(Records contained in a dataset)
━━━━━━━━━━━━━━━━━━━━

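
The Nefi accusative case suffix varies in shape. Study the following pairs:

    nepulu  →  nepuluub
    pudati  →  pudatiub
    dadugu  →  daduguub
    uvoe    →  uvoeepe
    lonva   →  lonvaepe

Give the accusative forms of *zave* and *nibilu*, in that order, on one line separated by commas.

Looking at the last vowel of each stem: -ub when the last vowel of the stem is a high vowel (*nepulu*, *pudati*, *dadugu*); -epe when the last vowel of the stem is a non-high vowel (*uvoe*, *lonva*).
*zave*: last vowel = /e/, a non-high vowel → -epe → *zaveepe*.
The last vowel of *nibilu* is /u/, which is a high vowel, so the suffix is -ub, giving *nibiluub*.

zaveepe, nibiluub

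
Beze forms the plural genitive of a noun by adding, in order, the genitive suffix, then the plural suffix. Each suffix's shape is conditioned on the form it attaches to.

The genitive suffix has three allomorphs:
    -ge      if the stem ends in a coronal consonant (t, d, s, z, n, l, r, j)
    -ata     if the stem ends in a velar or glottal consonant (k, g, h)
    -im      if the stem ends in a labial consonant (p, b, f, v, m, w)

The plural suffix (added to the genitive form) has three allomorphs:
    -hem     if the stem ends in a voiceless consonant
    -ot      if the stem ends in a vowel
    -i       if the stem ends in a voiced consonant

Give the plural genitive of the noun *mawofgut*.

mawofgutgeot

*mawofgut*: final consonant = /t/, coronal → -ge → *mawofgutge*.
Since the final sound of the genitive form *mawofgutge* is /e/ (a vowel), it takes -ot, giving *mawofgutgeot*.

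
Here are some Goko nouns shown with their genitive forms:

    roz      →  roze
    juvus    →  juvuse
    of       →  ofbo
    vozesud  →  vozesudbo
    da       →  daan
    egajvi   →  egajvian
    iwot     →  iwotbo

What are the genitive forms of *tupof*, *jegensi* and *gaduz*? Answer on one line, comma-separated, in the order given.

tupofbo, jegensian, gaduze

The suffix is conditioned by the final sound: -e when the stem ends in a sibilant (*roz*, *juvus*); -bo when the stem ends in a non-sibilant consonant (*of*, *vozesud*, *iwot*); -an when the stem ends in a vowel (*da*, *egajvi*).
*tupof*: final sound = /f/, a non-sibilant consonant → -bo → *tupofbo*.
The final sound of *jegensi* is /i/, which is a vowel, so the suffix is -an, giving *jegensian*.
*gaduz* — final sound /z/ (a sibilant) → -e → *gaduze*.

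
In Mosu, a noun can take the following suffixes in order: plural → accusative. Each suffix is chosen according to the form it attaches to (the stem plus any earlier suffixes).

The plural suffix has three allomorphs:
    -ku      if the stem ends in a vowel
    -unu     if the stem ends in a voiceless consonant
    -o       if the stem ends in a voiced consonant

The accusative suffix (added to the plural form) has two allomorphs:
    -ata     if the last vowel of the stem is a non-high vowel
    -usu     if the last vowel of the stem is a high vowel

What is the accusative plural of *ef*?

*ef*: final sound = /f/, a voiceless consonant → -unu → *efunu*.
The plural form *efunu* — last vowel /u/ (a high vowel) → -usu → *efunuusu*.

efunuusu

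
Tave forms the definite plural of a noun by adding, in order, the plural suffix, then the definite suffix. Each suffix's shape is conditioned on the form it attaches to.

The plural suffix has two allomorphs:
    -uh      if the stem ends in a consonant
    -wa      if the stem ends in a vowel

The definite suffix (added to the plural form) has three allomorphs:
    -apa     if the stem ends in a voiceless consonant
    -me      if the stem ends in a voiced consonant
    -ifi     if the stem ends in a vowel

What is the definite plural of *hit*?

*hit* — final sound /t/ (a consonant) → -uh → *hituh*.
Since the final sound of the plural form *hituh* is /h/ (a voiceless consonant), it takes -apa, giving *hituhapa*.

hituhapa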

━━━━━━━━━━━━━━━━━━━━

(What is required):
Extract, exactly, the lines above that begin at the line containing "What is the accusative plural of *ef*?" and end at the final line of the records; add no other text.

(Output of the exercise):
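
What is the accusative plural of *ef*?

*ef*: final sound = /f/, a voiceless consonant → -unu → *efunu*.
The plural form *efunu* — last vowel /u/ (a high vowel) → -usu → *efunuusu*.

efunuusu

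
Tave forms the definite plural of a noun by adding, in order, the plural suffix, then the definite suffix. Each suffix's shape is conditioned on the form it attaches to.

The plural suffix has two allomorphs:
    -uh      if the stem ends in a consonant
    -wa      if the stem ends in a vowel

The definite suffix (added to the plural form) has three allomorphs:
    -apa     if the stem ends in a voiceless consonant
    -me      if the stem ends in a voiced consonant
    -ifi     if the stem ends in a vowel

What is the definite plural of *hit*?

*hit* — final sound /t/ (a consonant) → -uh → *hituh*.
Since the final sound of the plural form *hituh* is /h/ (a voiceless consonant), it takes -apa, giving *hituhapa*.

hituhapa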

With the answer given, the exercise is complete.